#### [TASK ITEM]
Transcribe the records in full.

#### [SOURCE DATA]
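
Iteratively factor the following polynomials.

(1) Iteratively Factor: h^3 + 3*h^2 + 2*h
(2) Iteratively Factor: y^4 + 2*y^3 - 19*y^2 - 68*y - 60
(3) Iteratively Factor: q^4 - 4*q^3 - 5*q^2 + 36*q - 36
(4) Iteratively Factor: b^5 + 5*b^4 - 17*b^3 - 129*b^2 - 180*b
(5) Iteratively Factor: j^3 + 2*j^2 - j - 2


(1) = (h + 1)*(h^2 + 2*h) = (h + 1)*(h + 2)*(h)
(2) = (y + 3)*(y^3 - y^2 - 16*y - 20) = (y + 2)*(y + 3)*(y^2 - 3*y - 10) = (y - 5)*(y + 2)*(y + 3)*(y + 2)
(3) = (q - 2)*(q^3 - 2*q^2 - 9*q + 18) = (q - 2)*(q + 3)*(q^2 - 5*q + 6) = (q - 2)^2*(q + 3)*(q - 3)
(4) = (b + 4)*(b^4 + b^3 - 21*b^2 - 45*b) = (b + 3)*(b + 4)*(b^3 - 2*b^2 - 15*b) = (b + 3)^2*(b + 4)*(b^2 - 5*b) = b*(b + 3)^2*(b + 4)*(b - 5)
(5) = (j - 1)*(j^2 + 3*j + 2) = (j - 1)*(j + 2)*(j + 1)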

#### [TASK RESPONSE]
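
Iteratively factor the following polynomials.

(1) Iteratively Factor: h^3 + 3*h^2 + 2*h
(2) Iteratively Factor: y^4 + 2*y^3 - 19*y^2 - 68*y - 60
(3) Iteratively Factor: q^4 - 4*q^3 - 5*q^2 + 36*q - 36
(4) Iteratively Factor: b^5 + 5*b^4 - 17*b^3 - 129*b^2 - 180*b
(5) Iteratively Factor: j^3 + 2*j^2 - j - 2


(1) = (h + 1)*(h^2 + 2*h) = (h + 1)*(h + 2)*(h)
(2) = (y + 3)*(y^3 - y^2 - 16*y - 20) = (y + 2)*(y + 3)*(y^2 - 3*y - 10) = (y - 5)*(y + 2)*(y + 3)*(y + 2)
(3) = (q - 2)*(q^3 - 2*q^2 - 9*q + 18) = (q - 2)*(q + 3)*(q^2 - 5*q + 6) = (q - 2)^2*(q + 3)*(q - 3)
(4) = (b + 4)*(b^4 + b^3 - 21*b^2 - 45*b) = (b + 3)*(b + 4)*(b^3 - 2*b^2 - 15*b) = (b + 3)^2*(b + 4)*(b^2 - 5*b) = b*(b + 3)^2*(b + 4)*(b - 5)
(5) = (j - 1)*(j^2 + 3*j + 2) = (j - 1)*(j + 2)*(j + 1)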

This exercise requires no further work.